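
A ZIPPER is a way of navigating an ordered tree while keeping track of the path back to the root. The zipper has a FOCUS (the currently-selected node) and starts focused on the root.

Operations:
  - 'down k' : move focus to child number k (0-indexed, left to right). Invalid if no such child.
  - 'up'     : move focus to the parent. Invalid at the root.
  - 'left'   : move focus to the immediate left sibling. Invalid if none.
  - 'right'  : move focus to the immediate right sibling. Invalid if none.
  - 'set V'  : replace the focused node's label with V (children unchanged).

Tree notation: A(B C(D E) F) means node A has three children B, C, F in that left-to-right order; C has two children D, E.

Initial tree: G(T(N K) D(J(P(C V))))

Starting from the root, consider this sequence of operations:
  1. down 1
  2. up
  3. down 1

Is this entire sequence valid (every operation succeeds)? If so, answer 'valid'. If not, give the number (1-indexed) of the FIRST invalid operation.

Answer: valid

Derivation:
Step 1 (down 1): focus=D path=1 depth=1 children=['J'] left=['T'] right=[] parent=G
Step 2 (up): focus=G path=root depth=0 children=['T', 'D'] (at root)
Step 3 (down 1): focus=D path=1 depth=1 children=['J'] left=['T'] right=[] parent=G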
============
» Assigned task: Which lines run from the one containing "V (children unchanged)." through the end of the material? Output them exactly.

» Reply to the task:
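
  - 'set V'  : replace the focused node's label with V (children unchanged).

Tree notation: A(B C(D E) F) means node A has three children B, C, F in that left-to-right order; C has two children D, E.

Initial tree: G(T(N K) D(J(P(C V))))

Starting from the root, consider this sequence of operations:
  1. down 1
  2. up
  3. down 1

Is this entire sequence valid (every operation succeeds)? If so, answer 'valid'. If not, give the number (1-indexed) of the FIRST invalid operation.

Answer: valid

Derivation:
Step 1 (down 1): focus=D path=1 depth=1 children=['J'] left=['T'] right=[] parent=G
Step 2 (up): focus=G path=root depth=0 children=['T', 'D'] (at root)
Step 3 (down 1): focus=D path=1 depth=1 children=['J'] left=['T'] right=[] parent=G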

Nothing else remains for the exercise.